WHAT THE TASK ASKS: Transcribe the records below. Leave every word as it is.
Content starts
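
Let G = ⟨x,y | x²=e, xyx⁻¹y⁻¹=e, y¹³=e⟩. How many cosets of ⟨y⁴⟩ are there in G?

First find ord(y⁴) by computing successive powers:
  (y⁴)¹ = y⁴, (y⁴)² = y⁸, (y⁴)³ = y¹², (y⁴)⁴ = y³, (y⁴)⁵ = y⁷, (y⁴)⁶ = y¹¹, (y⁴)⁷ = y², (y⁴)⁸ = y⁶, (y⁴)⁹ = y¹⁰, (y⁴)¹⁰ = y, (y⁴)¹¹ = y⁵, (y⁴)¹² = y⁹, (y⁴)¹³ = e.
So |⟨y⁴⟩| = ord(y⁴) = 13. With |G| = 26, by Lagrange [G : ⟨y⁴⟩] = 26/13 = 2.

Answer: 2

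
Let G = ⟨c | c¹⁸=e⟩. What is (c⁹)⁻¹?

The order of (c⁹) is 2 (smallest k with (c⁹)ᵏ = e), so (c⁹)⁻¹ = (c⁹)¹ = c⁹.
Check: (c⁹) · (c⁹) → (c⁹) · c⁹ = e, giving e as required.

Answer: c⁹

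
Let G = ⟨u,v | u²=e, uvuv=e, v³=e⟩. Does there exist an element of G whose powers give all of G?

Every cyclic group is abelian. But u·v = uv while v·u = uv², so u·v ≠ v·u and G is not abelian. Hence G is not cyclic.

Answer: No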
Content ends
SOLUTION FOR THIS TASK:
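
Let G = ⟨x,y | x²=e, xyx⁻¹y⁻¹=e, y¹³=e⟩. How many cosets of ⟨y⁴⟩ are there in G?

First find ord(y⁴) by computing successive powers:
  (y⁴)¹ = y⁴, (y⁴)² = y⁸, (y⁴)³ = y¹², (y⁴)⁴ = y³, (y⁴)⁵ = y⁷, (y⁴)⁶ = y¹¹, (y⁴)⁷ = y², (y⁴)⁸ = y⁶, (y⁴)⁹ = y¹⁰, (y⁴)¹⁰ = y, (y⁴)¹¹ = y⁵, (y⁴)¹² = y⁹, (y⁴)¹³ = e.
So |⟨y⁴⟩| = ord(y⁴) = 13. With |G| = 26, by Lagrange [G : ⟨y⁴⟩] = 26/13 = 2.

Answer: 2

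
Let G = ⟨c | c¹⁸=e⟩. What is (c⁹)⁻¹?

The order of (c⁹) is 2 (smallest k with (c⁹)ᵏ = e), so (c⁹)⁻¹ = (c⁹)¹ = c⁹.
Check: (c⁹) · (c⁹) → (c⁹) · c⁹ = e, giving e as required.

Answer: c⁹

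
Let G = ⟨u,v | u²=e, uvuv=e, v³=e⟩. Does there exist an element of G whose powers give all of G?

Every cyclic group is abelian. But u·v = uv while v·u = uv², so u·v ≠ v·u and G is not abelian. Hence G is not cyclic.

Answer: No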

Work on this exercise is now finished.